# [Problem requirements]
Take the line containing "A 3.66 kg pendulum" as the first and the last line of the records below as the end, and please set down only what lies between them exactly, both ends included.
Provided data section start
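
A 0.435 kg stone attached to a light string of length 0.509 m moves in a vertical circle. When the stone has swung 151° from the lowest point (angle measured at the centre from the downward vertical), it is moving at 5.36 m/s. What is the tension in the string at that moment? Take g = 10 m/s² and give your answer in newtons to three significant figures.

20.7 N

Take the radial direction toward the centre of the circle as positive. The component of the weight along the string toward the centre is −mg cos φ (φ measured from the bottom), so Newton's second law along the string gives T − mg cos φ = m v²/r.
cos 151° = -0.8746, so T = m(v²/r + g cos φ) = 0.435 × ((5.36)²/0.509 + 10.0 × -0.8746) = 0.435 × (56.44 + (-8.746)) = 0.435 × 47.70 = 20.75 N.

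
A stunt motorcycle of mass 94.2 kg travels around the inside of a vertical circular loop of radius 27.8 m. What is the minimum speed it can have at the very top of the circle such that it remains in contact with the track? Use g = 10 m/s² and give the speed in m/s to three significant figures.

16.7 m/s

At the highest point the centre is directly below, so both the weight and N act inward: N + mg = mv²/r.
At minimum speed N → 0, so mg = mv_min²/r ⇒ v_min = √(g r) = √(10.0 × 27.8) = 16.67 m/s.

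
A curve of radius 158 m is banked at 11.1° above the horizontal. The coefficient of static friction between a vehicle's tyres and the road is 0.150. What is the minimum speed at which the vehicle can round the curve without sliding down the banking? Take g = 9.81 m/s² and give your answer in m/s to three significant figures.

At the minimum speed, friction acts up the slope at its limiting value f = μN. Radially (horizontal, toward centre): N sinθ − μN cosθ = mv²/r. Vertically: N cosθ + μN sinθ = mg.
Dividing: v² = r g (sinθ − μcosθ)/(cosθ + μsinθ).
sinθ − μcosθ = 0.1925 − 0.150×0.9813 = 0.04533; cosθ + μsinθ = 0.9813 + 0.150×0.1925 = 1.010.
v² = 158 × 9.81 × 0.04533/1.010 = 69.55 m²/s², so v = 8.340 m/s.

8.34 m/s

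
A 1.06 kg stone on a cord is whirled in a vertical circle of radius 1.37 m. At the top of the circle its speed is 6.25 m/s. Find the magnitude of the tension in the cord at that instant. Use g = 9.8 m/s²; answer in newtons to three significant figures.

19.8 N

At the top, both T and the weight mg point inward (toward the centre), so T + mg = mv²/r.
T = m(v²/r − g) = 1.06 × ((6.25)²/1.37 − 9.8) = 1.06 × (28.51 − 9.8) = 1.06 × 18.71 = 19.84 N.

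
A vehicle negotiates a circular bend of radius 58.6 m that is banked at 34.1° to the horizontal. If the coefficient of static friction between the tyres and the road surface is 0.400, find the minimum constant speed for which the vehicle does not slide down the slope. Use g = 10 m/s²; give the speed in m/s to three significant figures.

At the minimum speed, friction acts up the slope at its limiting value f = μN. Radially (horizontal, toward centre): N sinθ − μN cosθ = mv²/r. Vertically: N cosθ + μN sinθ = mg.
Dividing: v² = r g (sinθ − μcosθ)/(cosθ + μsinθ).
sinθ − μcosθ = 0.5606 − 0.400×0.8281 = 0.2294; cosθ + μsinθ = 0.8281 + 0.400×0.5606 = 1.052.
v² = 58.6 × 10.0 × 0.2294/1.052 = 127.8 m²/s², so v = 11.30 m/s.

11.3 m/s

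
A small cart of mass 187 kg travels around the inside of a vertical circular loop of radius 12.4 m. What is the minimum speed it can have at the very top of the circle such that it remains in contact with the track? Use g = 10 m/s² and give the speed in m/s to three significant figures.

11.1 m/s

At the top, both weight mg and N point toward the centre: N + mg = mv²/r.
At minimum speed N → 0, so mg = mv_min²/r ⇒ v_min = √(g r) = √(10.0 × 12.4) = 11.14 m/s.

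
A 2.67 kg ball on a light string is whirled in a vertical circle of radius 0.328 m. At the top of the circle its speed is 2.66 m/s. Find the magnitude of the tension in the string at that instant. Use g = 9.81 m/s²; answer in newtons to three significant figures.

31.4 N

At the top, both T and the weight mg point inward (toward the centre), so T + mg = mv²/r.
T = m(v²/r − g) = 2.67 × ((2.66)²/0.328 − 9.81) = 2.67 × (21.57 − 9.81) = 2.67 × 11.76 = 31.40 N.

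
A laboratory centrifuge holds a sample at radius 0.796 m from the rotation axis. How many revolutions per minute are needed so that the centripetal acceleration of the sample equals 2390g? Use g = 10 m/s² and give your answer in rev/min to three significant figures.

1650 rev/min

Require ω²r = 2390g, so ω = √(2390 × 10.0/0.796) = 173.3 rad/s.
In rev/min: ω × 60/(2π) = 173.3 × 60/(2π) = 1655 rev/min.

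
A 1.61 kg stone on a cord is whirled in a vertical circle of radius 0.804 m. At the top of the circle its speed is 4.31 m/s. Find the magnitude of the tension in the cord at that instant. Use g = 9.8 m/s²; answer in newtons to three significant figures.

21.4 N

At the top, both T and the weight mg point inward (toward the centre), so T + mg = mv²/r.
T = m(v²/r − g) = 1.61 × ((4.31)²/0.804 − 9.8) = 1.61 × (23.10 − 9.8) = 1.61 × 13.30 = 21.42 N.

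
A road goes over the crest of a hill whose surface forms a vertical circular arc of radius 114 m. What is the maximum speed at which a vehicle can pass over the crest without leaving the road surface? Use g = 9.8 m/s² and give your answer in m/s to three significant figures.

At the crest the centre of the circle is below the vehicle, so the net downward (centripetal) force is mg − N = mv²/r.
The vehicle leaves the road when N → 0, giving v_max = √(g r) = √(9.8 × 114) = 33.42 m/s.

33.4 m/s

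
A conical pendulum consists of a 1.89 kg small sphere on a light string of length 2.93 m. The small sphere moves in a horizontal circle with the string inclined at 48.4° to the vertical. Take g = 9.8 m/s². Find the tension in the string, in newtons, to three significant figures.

27.9 N

Vertically the bob has no acceleration, so T cosθ = mg.
T = mg/cosθ = 1.89 × 9.8 / cos 48.4° = 18.52/0.6639 = 27.90 N.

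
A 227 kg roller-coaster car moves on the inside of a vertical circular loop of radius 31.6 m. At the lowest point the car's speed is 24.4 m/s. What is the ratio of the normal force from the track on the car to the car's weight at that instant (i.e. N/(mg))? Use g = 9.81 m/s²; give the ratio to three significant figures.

2.92

At the bottom, N − mg = mv²/r, so N = m(v²/r + g) and N/(mg) = v²/(rg) + 1 = (24.4)²/(31.6 × 9.81) + 1 = 1.921 + 1 = 2.921.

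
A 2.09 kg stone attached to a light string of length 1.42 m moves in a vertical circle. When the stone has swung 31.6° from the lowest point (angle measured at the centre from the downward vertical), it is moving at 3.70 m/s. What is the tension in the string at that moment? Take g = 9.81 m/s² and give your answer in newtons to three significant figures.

37.6 N

Take the radial direction toward the centre of the circle as positive. The component of the weight along the string toward the centre is −mg cos φ (φ measured from the bottom), so Newton's second law along the string gives T − mg cos φ = m v²/r.
cos 31.6° = 0.8517, so T = m(v²/r + g cos φ) = 2.09 × ((3.70)²/1.42 + 9.81 × 0.8517) = 2.09 × (9.641 + (8.355)) = 2.09 × 18.00 = 37.61 N.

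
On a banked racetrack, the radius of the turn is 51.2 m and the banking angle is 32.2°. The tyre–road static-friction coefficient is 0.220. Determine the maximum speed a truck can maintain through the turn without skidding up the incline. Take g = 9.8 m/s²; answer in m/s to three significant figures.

At the maximum speed, friction acts down the slope at its limiting value f = μN. Radially (horizontal, toward centre): N sinθ + μN cosθ = mv²/r. Vertically: N cosθ − μN sinθ = mg.
Dividing: v² = r g (sinθ + μcosθ)/(cosθ − μsinθ).
sinθ + μcosθ = 0.5329 + 0.220×0.8462 = 0.7190; cosθ − μsinθ = 0.8462 − 0.220×0.5329 = 0.7290.
v² = 51.2 × 9.8 × 0.7190/0.7290 = 494.9 m²/s², so v = 22.25 m/s.

22.2 m/s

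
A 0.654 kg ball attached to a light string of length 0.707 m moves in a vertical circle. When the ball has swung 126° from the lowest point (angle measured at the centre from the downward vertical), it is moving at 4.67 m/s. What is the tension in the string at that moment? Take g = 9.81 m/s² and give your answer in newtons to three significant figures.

16.4 N

Take the radial direction toward the centre of the circle as positive. The component of the weight along the string toward the centre is −mg cos φ (φ measured from the bottom), so Newton's second law along the string gives T − mg cos φ = m v²/r.
cos 126° = -0.5878, so T = m(v²/r + g cos φ) = 0.654 × ((4.67)²/0.707 + 9.81 × -0.5878) = 0.654 × (30.85 + (-5.766)) = 0.654 × 25.08 = 16.40 N.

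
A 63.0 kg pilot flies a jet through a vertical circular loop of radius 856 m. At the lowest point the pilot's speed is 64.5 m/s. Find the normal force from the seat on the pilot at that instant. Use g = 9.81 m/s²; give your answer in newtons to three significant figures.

924 N

At the lowest point, N points up (toward the centre) and the weight mg points down (away from the centre), so the net inward force is N − mg = mv²/r.
N = m(v²/r + g) = 63.0 × ((64.5)²/856 + 9.81) = 63.0 × (4.860 + 9.81) = 63.0 × 14.67 = 924.2 N.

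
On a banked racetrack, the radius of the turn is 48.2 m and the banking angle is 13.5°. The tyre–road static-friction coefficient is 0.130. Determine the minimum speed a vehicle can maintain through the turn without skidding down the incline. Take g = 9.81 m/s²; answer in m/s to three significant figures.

At the minimum speed, friction acts up the slope at its limiting value f = μN. Radially (horizontal, toward centre): N sinθ − μN cosθ = mv²/r. Vertically: N cosθ + μN sinθ = mg.
Dividing: v² = r g (sinθ − μcosθ)/(cosθ + μsinθ).
sinθ − μcosθ = 0.2334 − 0.130×0.9724 = 0.1070; cosθ + μsinθ = 0.9724 + 0.130×0.2334 = 1.003.
v² = 48.2 × 9.81 × 0.1070/1.003 = 50.47 m²/s², so v = 7.105 m/s.

7.10 m/s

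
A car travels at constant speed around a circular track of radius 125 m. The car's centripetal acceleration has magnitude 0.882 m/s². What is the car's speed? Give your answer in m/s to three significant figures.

a_c = v²/r ⇒ v = √(a_c · r) = √(0.882 × 125) = √110.2 = 10.50 m/s.

10.5 m/s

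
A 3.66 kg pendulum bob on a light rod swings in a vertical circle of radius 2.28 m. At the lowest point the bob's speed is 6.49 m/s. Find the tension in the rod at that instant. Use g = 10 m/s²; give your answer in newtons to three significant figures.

At the lowest point, T points up (toward the centre) and the weight mg points down (away from the centre), so the net inward force is T − mg = mv²/r.
T = m(v²/r + g) = 3.66 × ((6.49)²/2.28 + 10.0) = 3.66 × (18.47 + 10.0) = 3.66 × 28.47 = 104.2 N.

104 N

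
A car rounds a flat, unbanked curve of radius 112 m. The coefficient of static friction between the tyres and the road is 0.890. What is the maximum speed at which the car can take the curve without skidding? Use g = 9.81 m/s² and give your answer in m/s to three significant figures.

The only inward force on a level bend is static friction, so at the limit f_s = μ_s N = μ_s m g = m v²/r.
Mass cancels: v_max = √(μ_s g r) = √(0.890 × 9.81 × 112) = √977.9 = 31.27 m/s.

31.3 m/s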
Provided data section end
# [Response to this task]
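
A 3.66 kg pendulum bob on a light rod swings in a vertical circle of radius 2.28 m. At the lowest point the bob's speed is 6.49 m/s. Find the tension in the rod at that instant. Use g = 10 m/s²; give your answer in newtons to three significant figures.

At the lowest point, T points up (toward the centre) and the weight mg points down (away from the centre), so the net inward force is T − mg = mv²/r.
T = m(v²/r + g) = 3.66 × ((6.49)²/2.28 + 10.0) = 3.66 × (18.47 + 10.0) = 3.66 × 28.47 = 104.2 N.

104 N

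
A car rounds a flat, unbanked curve of radius 112 m. The coefficient of static friction between the tyres and the road is 0.890. What is the maximum speed at which the car can take the curve without skidding? Use g = 9.81 m/s² and give your answer in m/s to three significant figures.

The only inward force on a level bend is static friction, so at the limit f_s = μ_s N = μ_s m g = m v²/r.
Mass cancels: v_max = √(μ_s g r) = √(0.890 × 9.81 × 112) = √977.9 = 31.27 m/s.

31.3 m/s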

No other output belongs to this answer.